# [Exercise description]
Copy each line of the material beneath that holds the word "derivative".
START Exercise data
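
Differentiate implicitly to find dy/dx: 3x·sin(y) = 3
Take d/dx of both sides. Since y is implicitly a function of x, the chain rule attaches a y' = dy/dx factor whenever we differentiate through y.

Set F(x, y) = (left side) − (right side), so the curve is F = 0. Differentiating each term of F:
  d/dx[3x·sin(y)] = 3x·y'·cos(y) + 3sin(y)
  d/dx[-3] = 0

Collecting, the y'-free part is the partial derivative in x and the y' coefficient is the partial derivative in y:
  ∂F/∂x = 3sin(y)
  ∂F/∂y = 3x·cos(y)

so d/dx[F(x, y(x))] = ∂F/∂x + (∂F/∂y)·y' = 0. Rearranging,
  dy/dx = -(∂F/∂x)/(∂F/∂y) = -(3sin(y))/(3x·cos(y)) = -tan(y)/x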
END Exercise data
START Exercise data
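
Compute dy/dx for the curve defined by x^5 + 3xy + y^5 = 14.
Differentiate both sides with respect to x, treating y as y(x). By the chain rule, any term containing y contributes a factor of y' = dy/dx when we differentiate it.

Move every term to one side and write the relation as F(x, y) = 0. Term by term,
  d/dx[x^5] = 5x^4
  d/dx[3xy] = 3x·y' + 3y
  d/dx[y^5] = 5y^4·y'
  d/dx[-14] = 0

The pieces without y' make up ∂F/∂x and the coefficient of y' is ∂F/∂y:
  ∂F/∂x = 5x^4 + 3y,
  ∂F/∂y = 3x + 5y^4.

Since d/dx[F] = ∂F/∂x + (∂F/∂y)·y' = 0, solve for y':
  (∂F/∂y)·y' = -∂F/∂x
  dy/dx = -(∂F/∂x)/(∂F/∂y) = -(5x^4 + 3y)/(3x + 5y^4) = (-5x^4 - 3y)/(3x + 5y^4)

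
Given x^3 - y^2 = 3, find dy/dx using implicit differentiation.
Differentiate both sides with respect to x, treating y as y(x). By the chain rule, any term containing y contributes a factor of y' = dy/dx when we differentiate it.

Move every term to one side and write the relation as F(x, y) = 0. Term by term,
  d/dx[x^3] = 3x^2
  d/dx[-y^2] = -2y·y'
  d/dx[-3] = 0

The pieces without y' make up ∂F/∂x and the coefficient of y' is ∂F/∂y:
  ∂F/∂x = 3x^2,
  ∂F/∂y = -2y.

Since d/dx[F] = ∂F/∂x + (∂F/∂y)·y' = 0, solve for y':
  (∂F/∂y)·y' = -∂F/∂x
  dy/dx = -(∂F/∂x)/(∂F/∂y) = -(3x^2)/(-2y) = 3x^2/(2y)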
END Exercise data
START Exercise data
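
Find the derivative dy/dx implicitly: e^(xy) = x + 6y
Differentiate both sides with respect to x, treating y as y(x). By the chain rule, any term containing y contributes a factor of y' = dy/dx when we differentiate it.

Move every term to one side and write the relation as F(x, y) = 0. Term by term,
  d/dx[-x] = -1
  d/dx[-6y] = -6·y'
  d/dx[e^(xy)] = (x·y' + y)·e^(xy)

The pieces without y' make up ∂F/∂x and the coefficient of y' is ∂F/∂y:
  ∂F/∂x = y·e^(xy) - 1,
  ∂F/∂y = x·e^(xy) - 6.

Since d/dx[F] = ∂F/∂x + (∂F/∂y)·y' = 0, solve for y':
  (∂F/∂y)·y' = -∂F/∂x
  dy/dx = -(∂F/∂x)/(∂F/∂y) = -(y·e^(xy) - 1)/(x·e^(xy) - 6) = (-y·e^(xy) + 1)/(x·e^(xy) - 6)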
END Exercise data
# [Output of the exercise]
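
Collecting, the y'-free part is the partial derivative in x and the y' coefficient is the partial derivative in y:
Find the derivative dy/dx implicitly: e^(xy) = x + 6y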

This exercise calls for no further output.